Collected data:
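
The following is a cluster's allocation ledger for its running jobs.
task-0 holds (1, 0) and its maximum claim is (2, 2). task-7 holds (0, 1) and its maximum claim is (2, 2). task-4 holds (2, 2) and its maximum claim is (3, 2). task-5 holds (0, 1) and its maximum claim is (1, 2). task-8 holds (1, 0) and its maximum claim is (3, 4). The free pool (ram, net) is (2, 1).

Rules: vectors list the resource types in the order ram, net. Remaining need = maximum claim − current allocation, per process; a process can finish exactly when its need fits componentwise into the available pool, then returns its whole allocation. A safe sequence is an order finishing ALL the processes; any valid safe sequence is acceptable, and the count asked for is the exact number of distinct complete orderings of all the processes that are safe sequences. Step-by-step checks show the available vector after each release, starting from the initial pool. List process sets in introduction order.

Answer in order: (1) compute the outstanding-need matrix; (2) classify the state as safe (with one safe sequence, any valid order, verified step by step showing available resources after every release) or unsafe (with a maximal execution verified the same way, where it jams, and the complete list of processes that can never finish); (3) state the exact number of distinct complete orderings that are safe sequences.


(1) Outstanding need per process (order ram, net):
  task-0: (1, 2)
  task-7: (2, 1)
  task-4: (1, 0)
  task-5: (1, 1)
  task-8: (2, 4)
(2) The state is SAFE; one workable sequence: task-7, task-5, task-0, task-4, task-8.
Key observation: task-7 marks the first exact bind of the order: its need (2, 1) fits the free (2, 1) with zero slack on a requested resource.
Check, step by step:
  pool = (2, 1)
  task-7 needs (2, 1) <= (2, 1) -> finishes; pool += (0, 1) = (2, 2)
  task-5 needs (1, 1) <= (2, 2) -> finishes; pool += (0, 1) = (2, 3)
  task-0 needs (1, 2) <= (2, 3) -> finishes; pool += (1, 0) = (3, 3)
  task-4 needs (1, 0) <= (3, 3) -> finishes; pool += (2, 2) = (5, 5)
  task-8 needs (2, 4) <= (5, 5) -> finishes; pool += (1, 0) = (6, 5)
(3) Precisely 40 of the possible complete orderings are safe sequences.


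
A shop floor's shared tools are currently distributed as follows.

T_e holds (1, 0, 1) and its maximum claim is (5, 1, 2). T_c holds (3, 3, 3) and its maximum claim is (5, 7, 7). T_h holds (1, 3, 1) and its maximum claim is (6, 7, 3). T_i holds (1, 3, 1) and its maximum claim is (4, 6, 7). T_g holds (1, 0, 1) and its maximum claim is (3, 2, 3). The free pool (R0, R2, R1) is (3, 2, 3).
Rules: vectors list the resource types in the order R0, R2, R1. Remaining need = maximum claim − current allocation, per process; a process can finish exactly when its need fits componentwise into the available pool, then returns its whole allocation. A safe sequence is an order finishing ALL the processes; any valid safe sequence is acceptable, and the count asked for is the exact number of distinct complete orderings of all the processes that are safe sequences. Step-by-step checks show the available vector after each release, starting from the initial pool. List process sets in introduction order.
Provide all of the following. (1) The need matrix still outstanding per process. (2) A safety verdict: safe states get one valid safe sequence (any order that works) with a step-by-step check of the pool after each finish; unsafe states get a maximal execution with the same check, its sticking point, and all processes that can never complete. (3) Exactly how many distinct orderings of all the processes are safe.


(1) Need matrix, components ordered R0, R2, R1:
  T_e: (4, 1, 1)
  T_c: (2, 4, 4)
  T_h: (5, 4, 2)
  T_i: (3, 3, 6)
  T_g: (2, 2, 2)
(2) UNSAFE — no complete ordering exists.
Key observation: once T_g, T_e finish, the pool peaks at (5, 2, 5) — and every remaining process still needs more R2 than that.
A maximal execution: T_g, T_e — then nothing else fits. Verifying each step:
  pool = (3, 2, 3)
  T_g needs (2, 2, 2) <= (3, 2, 3) -> finishes; pool += (1, 0, 1) = (4, 2, 4)
  T_e needs (4, 1, 1) <= (4, 2, 4) -> finishes; pool += (1, 0, 1) = (5, 2, 5)
  T_c still needs (2, 4, 4) but only (5, 2, 5) is free — short on R2
  T_h still needs (5, 4, 2) but only (5, 2, 5) is free — short on R2
  T_i still needs (3, 3, 6) but only (5, 2, 5) is free — short on R2 and R1
Processes that can never finish: T_c, T_h and T_i.
(3) The exact count: 0 of the possible complete orderings are safe sequences.


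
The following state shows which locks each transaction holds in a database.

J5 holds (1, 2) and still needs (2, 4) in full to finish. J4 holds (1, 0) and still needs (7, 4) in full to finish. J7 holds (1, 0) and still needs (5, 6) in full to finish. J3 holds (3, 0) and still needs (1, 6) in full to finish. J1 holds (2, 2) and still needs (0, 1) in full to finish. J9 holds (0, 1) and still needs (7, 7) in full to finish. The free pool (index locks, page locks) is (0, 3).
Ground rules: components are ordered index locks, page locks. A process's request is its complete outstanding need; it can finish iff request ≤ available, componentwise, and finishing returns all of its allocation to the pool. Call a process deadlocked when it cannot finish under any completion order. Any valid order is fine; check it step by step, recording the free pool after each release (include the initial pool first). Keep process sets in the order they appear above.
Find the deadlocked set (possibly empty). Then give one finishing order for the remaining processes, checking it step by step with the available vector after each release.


Nothing here is deadlocked.
Key observation: J1 fits the free pool immediately, and its release cascades until everyone finishes.
A valid finishing order for the others: J1, J5, J3, J7, J4, J9. Verifying each step:
  pool = (0, 3)
  J1 needs (0, 1) <= (0, 3) -> finishes; pool += (2, 2) = (2, 5)
  J5 needs (2, 4) <= (2, 5) -> finishes; pool += (1, 2) = (3, 7)
  J3 needs (1, 6) <= (3, 7) -> finishes; pool += (3, 0) = (6, 7)
  J7 needs (5, 6) <= (6, 7) -> finishes; pool += (1, 0) = (7, 7)
  J4 needs (7, 4) <= (7, 7) -> finishes; pool += (1, 0) = (8, 7)
  J9 needs (7, 7) <= (8, 7) -> finishes; pool += (0, 1) = (8, 8)


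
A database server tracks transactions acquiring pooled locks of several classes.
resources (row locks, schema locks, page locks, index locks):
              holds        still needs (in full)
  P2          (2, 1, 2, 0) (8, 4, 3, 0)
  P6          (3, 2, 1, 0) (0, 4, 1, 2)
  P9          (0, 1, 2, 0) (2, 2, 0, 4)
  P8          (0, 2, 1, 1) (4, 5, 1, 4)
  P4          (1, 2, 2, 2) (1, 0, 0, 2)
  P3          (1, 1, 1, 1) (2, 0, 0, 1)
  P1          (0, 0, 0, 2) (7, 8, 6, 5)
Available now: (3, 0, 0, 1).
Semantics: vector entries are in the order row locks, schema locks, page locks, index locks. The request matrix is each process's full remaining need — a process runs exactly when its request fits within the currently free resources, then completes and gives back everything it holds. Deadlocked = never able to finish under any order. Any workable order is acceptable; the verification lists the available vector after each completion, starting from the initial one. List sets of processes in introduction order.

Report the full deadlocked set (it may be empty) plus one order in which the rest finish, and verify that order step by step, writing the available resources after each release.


The deadlocked set is empty.
Key observation: starting with P3, each completion frees enough for the next — no one is permanently blocked.
A valid finishing order for the others: P3, P4, P9, P6, P8, P1, P2. Step-by-step check:
  pool = (3, 0, 0, 1)
  P3 needs (2, 0, 0, 1) <= (3, 0, 0, 1) -> finishes; pool += (1, 1, 1, 1) = (4, 1, 1, 2)
  P4 needs (1, 0, 0, 2) <= (4, 1, 1, 2) -> finishes; pool += (1, 2, 2, 2) = (5, 3, 3, 4)
  P9 needs (2, 2, 0, 4) <= (5, 3, 3, 4) -> finishes; pool += (0, 1, 2, 0) = (5, 4, 5, 4)
  P6 needs (0, 4, 1, 2) <= (5, 4, 5, 4) -> finishes; pool += (3, 2, 1, 0) = (8, 6, 6, 4)
  P8 needs (4, 5, 1, 4) <= (8, 6, 6, 4) -> finishes; pool += (0, 2, 1, 1) = (8, 8, 7, 5)
  P1 needs (7, 8, 6, 5) <= (8, 8, 7, 5) -> finishes; pool += (0, 0, 0, 2) = (8, 8, 7, 7)
  P2 needs (8, 4, 3, 0) <= (8, 8, 7, 7) -> finishes; pool += (2, 1, 2, 0) = (10, 9, 9, 7)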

Instructions for the task: Up to and including the line that contains "Rules: vectors list the resource types in the order ram, net.", output the records above exactly, beginning with their first line.

Result of the exercise:
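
The following is a cluster's allocation ledger for its running jobs.
task-0 holds (1, 0) and its maximum claim is (2, 2). task-7 holds (0, 1) and its maximum claim is (2, 2). task-4 holds (2, 2) and its maximum claim is (3, 2). task-5 holds (0, 1) and its maximum claim is (1, 2). task-8 holds (1, 0) and its maximum claim is (3, 4). The free pool (ram, net) is (2, 1).

Rules: vectors list the resource types in the order ram, net. Remaining need = maximum claim − current allocation, per process; a process can finish exactly when its need fits componentwise into the available pool, then returns its whole allocation. A safe sequence is an order finishing ALL the processes; any valid safe sequence is acceptable, and the count asked for is the exact number of distinct complete orderings of all the processes that are safe sequences. Step-by-step checks show the available vector after each release, starting from the initial pool. List process sets in introduction order.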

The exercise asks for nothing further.